# What you need to do
Write out, exactly as they stand, the line containing "Let H = -109*93" and all subsequent lines up to and including the final line of the records.

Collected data
---*---

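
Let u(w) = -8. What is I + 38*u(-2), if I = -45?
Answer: -349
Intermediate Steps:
I + 38*u(-2) = -45 + 38*(-8) = -45 - 304 = -349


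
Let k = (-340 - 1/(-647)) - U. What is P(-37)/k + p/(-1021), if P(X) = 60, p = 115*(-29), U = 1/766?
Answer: 177200710805/57347718927 ≈ 3.0899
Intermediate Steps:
U = 1/766 ≈ 0.0013055
p = -3335
k = -168504561/495602 (k = (-340 - 1/(-647)) - 1*1/766 = (-340 - 1*(-1/647)) - 1/766 = (-340 + 1/647) - 1/766 = -219979/647 - 1/766 = -168504561/495602 ≈ -340.00)
P(-37)/k + p/(-1021) = 60/(-168504561/495602) - 3335/(-1021) = 60*(-495602/168504561) - 3335*(-1/1021) = -9912040/56168187 + 3335/1021 = 177200710805/57347718927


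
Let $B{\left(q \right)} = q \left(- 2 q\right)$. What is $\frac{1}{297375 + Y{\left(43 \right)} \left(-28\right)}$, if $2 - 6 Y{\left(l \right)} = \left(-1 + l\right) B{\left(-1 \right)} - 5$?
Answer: $\frac{3}{890851} \approx 3.3676 \cdot 10^{-6}$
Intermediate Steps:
$B{\left(q \right)} = - 2 q^{2}$
$Y{\left(l \right)} = \frac{5}{6} + \frac{l}{3}$ ($Y{\left(l \right)} = \frac{1}{3} - \frac{\left(-1 + l\right) \left(- 2 \left(-1\right)^{2}\right) - 5}{6} = \frac{1}{3} - \frac{\left(-1 + l\right) \left(\left(-2\right) 1\right) - 5}{6} = \frac{1}{3} - \frac{\left(-1 + l\right) \left(-2\right) - 5}{6} = \frac{1}{3} - \frac{\left(2 - 2 l\right) - 5}{6} = \frac{1}{3} - \frac{-3 - 2 l}{6} = \frac{1}{3} + \left(\frac{1}{2} + \frac{l}{3}\right) = \frac{5}{6} + \frac{l}{3}$)
$\frac{1}{297375 + Y{\left(43 \right)} \left(-28\right)} = \frac{1}{297375 + \left(\frac{5}{6} + \frac{1}{3} \cdot 43\right) \left(-28\right)} = \frac{1}{297375 + \left(\frac{5}{6} + \frac{43}{3}\right) \left(-28\right)} = \frac{1}{297375 + \frac{91}{6} \left(-28\right)} = \frac{1}{297375 - \frac{1274}{3}} = \frac{1}{\frac{890851}{3}} = \frac{3}{890851}$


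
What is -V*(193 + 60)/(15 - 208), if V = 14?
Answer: 3542/193 ≈ 18.352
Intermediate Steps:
-V*(193 + 60)/(15 - 208) = -14*(193 + 60)/(15 - 208) = -14*253/(-193) = -14*253*(-1/193) = -14*(-253)/193 = -1*(-3542/193) = 3542/193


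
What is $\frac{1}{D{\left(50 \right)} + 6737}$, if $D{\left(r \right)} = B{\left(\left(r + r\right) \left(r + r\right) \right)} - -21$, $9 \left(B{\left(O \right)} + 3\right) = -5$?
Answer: $\frac{9}{60790} \approx 0.00014805$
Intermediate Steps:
$B{\left(O \right)} = - \frac{32}{9}$ ($B{\left(O \right)} = -3 + \frac{1}{9} \left(-5\right) = -3 - \frac{5}{9} = - \frac{32}{9}$)
$D{\left(r \right)} = \frac{157}{9}$ ($D{\left(r \right)} = - \frac{32}{9} - -21 = - \frac{32}{9} + 21 = \frac{157}{9}$)
$\frac{1}{D{\left(50 \right)} + 6737} = \frac{1}{\frac{157}{9} + 6737} = \frac{1}{\frac{60790}{9}} = \frac{9}{60790}$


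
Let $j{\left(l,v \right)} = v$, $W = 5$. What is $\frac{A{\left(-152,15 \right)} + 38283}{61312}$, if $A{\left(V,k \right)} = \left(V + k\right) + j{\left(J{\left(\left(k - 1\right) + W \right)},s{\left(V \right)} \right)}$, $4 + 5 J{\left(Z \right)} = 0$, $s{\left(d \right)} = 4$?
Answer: $\frac{19075}{30656} \approx 0.62223$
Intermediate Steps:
$J{\left(Z \right)} = - \frac{4}{5}$ ($J{\left(Z \right)} = - \frac{4}{5} + \frac{1}{5} \cdot 0 = - \frac{4}{5} + 0 = - \frac{4}{5}$)
$A{\left(V,k \right)} = 4 + V + k$ ($A{\left(V,k \right)} = \left(V + k\right) + 4 = 4 + V + k$)
$\frac{A{\left(-152,15 \right)} + 38283}{61312} = \frac{\left(4 - 152 + 15\right) + 38283}{61312} = \left(-133 + 38283\right) \frac{1}{61312} = 38150 \cdot \frac{1}{61312} = \frac{19075}{30656}$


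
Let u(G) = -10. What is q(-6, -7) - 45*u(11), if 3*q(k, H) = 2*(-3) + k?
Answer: 446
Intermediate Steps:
q(k, H) = -2 + k/3 (q(k, H) = (2*(-3) + k)/3 = (-6 + k)/3 = -2 + k/3)
q(-6, -7) - 45*u(11) = (-2 + (⅓)*(-6)) - 45*(-10) = (-2 - 2) + 450 = -4 + 450 = 446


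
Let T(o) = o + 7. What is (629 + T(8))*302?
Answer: 194488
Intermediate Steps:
T(o) = 7 + o
(629 + T(8))*302 = (629 + (7 + 8))*302 = (629 + 15)*302 = 644*302 = 194488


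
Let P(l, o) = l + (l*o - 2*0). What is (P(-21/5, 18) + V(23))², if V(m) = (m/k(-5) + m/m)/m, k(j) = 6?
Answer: 3015876889/476100 ≈ 6334.5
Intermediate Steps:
P(l, o) = l + l*o (P(l, o) = l + (l*o + 0) = l + l*o)
V(m) = (1 + m/6)/m (V(m) = (m/6 + m/m)/m = (m*(⅙) + 1)/m = (m/6 + 1)/m = (1 + m/6)/m)
(P(-21/5, 18) + V(23))² = ((-21/5)*(1 + 18) + (⅙)*(6 + 23)/23)² = (-21*⅕*19 + (⅙)*(1/23)*29)² = (-21/5*19 + 29/138)² = (-399/5 + 29/138)² = (-54917/690)² = 3015876889/476100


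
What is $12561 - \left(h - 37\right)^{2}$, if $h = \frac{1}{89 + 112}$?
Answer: $\frac{452182865}{40401} \approx 11192.0$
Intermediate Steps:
$h = \frac{1}{201} \approx 0.0049751$
$12561 - \left(h - 37\right)^{2} = 12561 - \left(\frac{1}{201} - 37\right)^{2} = 12561 - \left(- \frac{7436}{201}\right)^{2} = 12561 - \frac{55294096}{40401} = \frac{452182865}{40401}$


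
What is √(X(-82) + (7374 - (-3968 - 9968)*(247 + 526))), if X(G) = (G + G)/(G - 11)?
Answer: 5*√3729415506/93 ≈ 3283.3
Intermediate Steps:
X(G) = 2*G/(-11 + G) (X(G) = (2*G)/(-11 + G) = 2*G/(-11 + G))
√(X(-82) + (7374 - (-3968 - 9968)*(247 + 526))) = √(2*(-82)/(-11 - 82) + (7374 - (-3968 - 9968)*(247 + 526))) = √(2*(-82)/(-93) + (7374 - (-13936)*773)) = √(2*(-82)*(-1/93) + (7374 - 1*(-10772528))) = √(164/93 + (7374 + 10772528)) = √(164/93 + 10779902) = √(1002531050/93) = 5*√3729415506/93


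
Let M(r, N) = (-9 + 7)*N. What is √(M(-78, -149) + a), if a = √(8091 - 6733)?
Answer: √(298 + √1358) ≈ 18.299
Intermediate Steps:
M(r, N) = -2*N
a = √1358 ≈ 36.851
√(M(-78, -149) + a) = √(-2*(-149) + √1358) = √(298 + √1358)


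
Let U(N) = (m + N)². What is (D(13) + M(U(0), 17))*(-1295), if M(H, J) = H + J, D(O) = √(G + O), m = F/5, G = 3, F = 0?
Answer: -27195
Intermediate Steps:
m = 0 (m = 0/5 = 0*(⅕) = 0)
U(N) = N² (U(N) = (0 + N)² = N²)
D(O) = √(3 + O)
(D(13) + M(U(0), 17))*(-1295) = (√(3 + 13) + (0² + 17))*(-1295) = (√16 + (0 + 17))*(-1295) = (4 + 17)*(-1295) = 21*(-1295) = -27195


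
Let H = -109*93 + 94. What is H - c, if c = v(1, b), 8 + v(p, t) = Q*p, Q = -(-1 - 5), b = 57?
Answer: -10041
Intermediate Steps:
H = -10043 (H = -10137 + 94 = -10043)
Q = 6 (Q = -1*(-6) = 6)
v(p, t) = -8 + 6*p
c = -2 (c = -8 + 6*1 = -8 + 6 = -2)
H - c = -10043 - 1*(-2) = -10043 + 2 = -10041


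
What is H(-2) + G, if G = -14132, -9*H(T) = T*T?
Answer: -127192/9 ≈ -14132.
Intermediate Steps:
H(T) = -T**2/9 (H(T) = -T*T/9 = -T**2/9)
H(-2) + G = -1/9*(-2)**2 - 14132 = -1/9*4 - 14132 = -4/9 - 14132 = -127192/9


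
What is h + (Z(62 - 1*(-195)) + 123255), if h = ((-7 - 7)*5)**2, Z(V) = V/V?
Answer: 128156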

---*---

# Result for this task
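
Let H = -109*93 + 94. What is H - c, if c = v(1, b), 8 + v(p, t) = Q*p, Q = -(-1 - 5), b = 57?
Answer: -10041
Intermediate Steps:
H = -10043 (H = -10137 + 94 = -10043)
Q = 6 (Q = -1*(-6) = 6)
v(p, t) = -8 + 6*p
c = -2 (c = -8 + 6*1 = -8 + 6 = -2)
H - c = -10043 - 1*(-2) = -10043 + 2 = -10041


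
What is H(-2) + G, if G = -14132, -9*H(T) = T*T?
Answer: -127192/9 ≈ -14132.
Intermediate Steps:
H(T) = -T**2/9 (H(T) = -T*T/9 = -T**2/9)
H(-2) + G = -1/9*(-2)**2 - 14132 = -1/9*4 - 14132 = -4/9 - 14132 = -127192/9


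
What is h + (Z(62 - 1*(-195)) + 123255), if h = ((-7 - 7)*5)**2, Z(V) = V/V?
Answer: 128156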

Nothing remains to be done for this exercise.